(MATERIAL FOR THIS TASK)

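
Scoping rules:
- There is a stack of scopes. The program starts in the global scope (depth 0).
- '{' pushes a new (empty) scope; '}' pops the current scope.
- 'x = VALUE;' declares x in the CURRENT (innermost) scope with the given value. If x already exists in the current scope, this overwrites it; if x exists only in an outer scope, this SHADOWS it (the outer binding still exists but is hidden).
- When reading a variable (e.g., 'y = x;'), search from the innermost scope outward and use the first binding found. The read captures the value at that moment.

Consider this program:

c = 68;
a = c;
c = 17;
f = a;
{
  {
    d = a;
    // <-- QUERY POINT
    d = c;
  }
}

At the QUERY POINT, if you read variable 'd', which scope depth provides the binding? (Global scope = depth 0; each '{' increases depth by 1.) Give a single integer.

Answer: 2

Derivation:
Step 1: declare c=68 at depth 0
Step 2: declare a=(read c)=68 at depth 0
Step 3: declare c=17 at depth 0
Step 4: declare f=(read a)=68 at depth 0
Step 5: enter scope (depth=1)
Step 6: enter scope (depth=2)
Step 7: declare d=(read a)=68 at depth 2
Visible at query point: a=68 c=17 d=68 f=68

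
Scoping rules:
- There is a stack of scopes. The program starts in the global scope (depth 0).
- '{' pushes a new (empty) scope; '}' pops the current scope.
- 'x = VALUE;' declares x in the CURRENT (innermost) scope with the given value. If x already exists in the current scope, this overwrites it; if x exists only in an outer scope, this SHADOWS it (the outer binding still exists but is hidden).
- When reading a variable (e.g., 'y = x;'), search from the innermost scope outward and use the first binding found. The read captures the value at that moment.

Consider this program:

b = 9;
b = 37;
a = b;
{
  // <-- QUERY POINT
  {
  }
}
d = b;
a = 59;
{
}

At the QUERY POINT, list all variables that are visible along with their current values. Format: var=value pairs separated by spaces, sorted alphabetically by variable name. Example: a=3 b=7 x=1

Answer: a=37 b=37

Derivation:
Step 1: declare b=9 at depth 0
Step 2: declare b=37 at depth 0
Step 3: declare a=(read b)=37 at depth 0
Step 4: enter scope (depth=1)
Visible at query point: a=37 b=37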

(End MATERIAL FOR THIS TASK)

▶ **EXERCISE INSTRUCTIONS**: After reading the data above, print it all again exactly.

▶ **ANSWER BOX**:
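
Scoping rules:
- There is a stack of scopes. The program starts in the global scope (depth 0).
- '{' pushes a new (empty) scope; '}' pops the current scope.
- 'x = VALUE;' declares x in the CURRENT (innermost) scope with the given value. If x already exists in the current scope, this overwrites it; if x exists only in an outer scope, this SHADOWS it (the outer binding still exists but is hidden).
- When reading a variable (e.g., 'y = x;'), search from the innermost scope outward and use the first binding found. The read captures the value at that moment.

Consider this program:

c = 68;
a = c;
c = 17;
f = a;
{
  {
    d = a;
    // <-- QUERY POINT
    d = c;
  }
}

At the QUERY POINT, if you read variable 'd', which scope depth provides the binding? (Global scope = depth 0; each '{' increases depth by 1.) Give a single integer.

Answer: 2

Derivation:
Step 1: declare c=68 at depth 0
Step 2: declare a=(read c)=68 at depth 0
Step 3: declare c=17 at depth 0
Step 4: declare f=(read a)=68 at depth 0
Step 5: enter scope (depth=1)
Step 6: enter scope (depth=2)
Step 7: declare d=(read a)=68 at depth 2
Visible at query point: a=68 c=17 d=68 f=68

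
Scoping rules:
- There is a stack of scopes. The program starts in the global scope (depth 0).
- '{' pushes a new (empty) scope; '}' pops the current scope.
- 'x = VALUE;' declares x in the CURRENT (innermost) scope with the given value. If x already exists in the current scope, this overwrites it; if x exists only in an outer scope, this SHADOWS it (the outer binding still exists but is hidden).
- When reading a variable (e.g., 'y = x;'), search from the innermost scope outward and use the first binding found. The read captures the value at that moment.

Consider this program:

b = 9;
b = 37;
a = b;
{
  // <-- QUERY POINT
  {
  }
}
d = b;
a = 59;
{
}

At the QUERY POINT, list all variables that are visible along with their current values. Format: var=value pairs separated by spaces, sorted alphabetically by variable name. Example: a=3 b=7 x=1

Answer: a=37 b=37

Derivation:
Step 1: declare b=9 at depth 0
Step 2: declare b=37 at depth 0
Step 3: declare a=(read b)=37 at depth 0
Step 4: enter scope (depth=1)
Visible at query point: a=37 b=37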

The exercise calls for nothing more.